PROBLEM DESCRIPTION
Work through the entries below and show every line in which "grammar" is found.

--- DATA SHOWN Enclosed Below ---

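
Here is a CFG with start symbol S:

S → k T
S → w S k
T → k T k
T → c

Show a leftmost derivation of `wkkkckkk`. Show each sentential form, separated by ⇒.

S⇒wSk⇒wkTk⇒wkkTkk⇒wkkkTkkk⇒wkkkckkk

S ⇒ wSk   [S → w S k]
wSk ⇒ wkTk   [S → k T]
wkTk ⇒ wkkTkk   [T → k T k]
wkkTkk ⇒ wkkkTkkk   [T → k T k]
wkkkTkkk ⇒ wkkkckkk   [T → c]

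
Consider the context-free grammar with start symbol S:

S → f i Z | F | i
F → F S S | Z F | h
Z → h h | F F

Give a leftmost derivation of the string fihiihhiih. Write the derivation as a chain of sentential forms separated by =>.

S=>fiZ=>fiFF=>fiFSSF=>fiZFSSF=>fiFFFSSF=>fiFSSFFSSF=>fihSSFFSSF=>fihiSFFSSF=>fihiiFFSSF=>fihiihFSSF=>fihiihhSSF=>fihiihhiSF=>fihiihhiiF=>fihiihhiih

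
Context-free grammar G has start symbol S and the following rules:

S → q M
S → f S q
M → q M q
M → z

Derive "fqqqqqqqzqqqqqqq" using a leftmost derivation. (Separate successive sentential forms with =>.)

S => fSq => fqMq => fqqMqq => fqqqMqqq => fqqqqMqqqq => fqqqqqMqqqqq => fqqqqqqMqqqqqq => fqqqqqqqMqqqqqqq => fqqqqqqqzqqqqqqq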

--- End of Enclosed DATA SHOWN ---

WRITTEN REPLY
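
Consider the context-free grammar with start symbol S:
Context-free grammar G has start symbol S and the following rules: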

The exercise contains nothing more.